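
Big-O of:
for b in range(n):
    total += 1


Per nesting level: O(n) = O(n)
Complexity: O(n)


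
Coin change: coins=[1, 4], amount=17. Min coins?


dp[0]=0; dp[i]=1+min(dp[i-c] for c in coins)
...dp[12]=3, dp[13]=4, dp[14]=5, dp[15]=6, dp[16]=4, dp[17]=5
Minimum coins for 17 = 5


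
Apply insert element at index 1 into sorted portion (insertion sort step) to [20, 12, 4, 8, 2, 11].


After one pass: [12, 20, 4, 8, 2, 11]


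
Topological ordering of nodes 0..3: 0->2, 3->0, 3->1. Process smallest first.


Kahn's algorithm, process smallest node first
Order: [3, 0, 1, 2]


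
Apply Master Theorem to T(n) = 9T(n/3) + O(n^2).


a=9, b=3, c=2. log_3(9)=2 = c=2. Case 2: O(n^c log n) = O(n^2 log n)
Complexity: O(n^2 log n)


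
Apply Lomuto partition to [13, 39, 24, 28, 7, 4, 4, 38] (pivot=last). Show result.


Elements <= 38 go left of pivot.
Result: [13, 24, 28, 7, 4, 4, 38, 39], pivot at index 6


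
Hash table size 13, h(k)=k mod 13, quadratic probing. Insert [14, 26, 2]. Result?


Insertions: 14->slot 1; 26->slot 0; 2->slot 2
Table: [26, 14, 2, None, None, None, None, None, None, None, None, None, None]


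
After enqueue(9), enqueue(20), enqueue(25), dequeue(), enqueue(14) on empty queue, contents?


enqueue(9) -> [9]
enqueue(20) -> [9, 20]
enqueue(25) -> [9, 20, 25]
dequeue() returns 9 -> [20, 25]
enqueue(14) -> [20, 25, 14]
Final queue (front to back): [20, 25, 14]


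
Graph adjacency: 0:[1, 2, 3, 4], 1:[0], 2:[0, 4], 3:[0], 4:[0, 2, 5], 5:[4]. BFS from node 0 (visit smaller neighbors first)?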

......

▶ ASSIGNMENT: Extract exactly the lines between the line containing "Hash table size" and the end of the data, including both.

▶ REPLY:
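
Hash table size 13, h(k)=k mod 13, quadratic probing. Insert [14, 26, 2]. Result?


Insertions: 14->slot 1; 26->slot 0; 2->slot 2
Table: [26, 14, 2, None, None, None, None, None, None, None, None, None, None]


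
After enqueue(9), enqueue(20), enqueue(25), dequeue(), enqueue(14) on empty queue, contents?


enqueue(9) -> [9]
enqueue(20) -> [9, 20]
enqueue(25) -> [9, 20, 25]
dequeue() returns 9 -> [20, 25]
enqueue(14) -> [20, 25, 14]
Final queue (front to back): [20, 25, 14]


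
Graph adjacency: 0:[1, 2, 3, 4], 1:[0], 2:[0, 4], 3:[0], 4:[0, 2, 5], 5:[4]. BFS from node 0 (visit smaller neighbors first)?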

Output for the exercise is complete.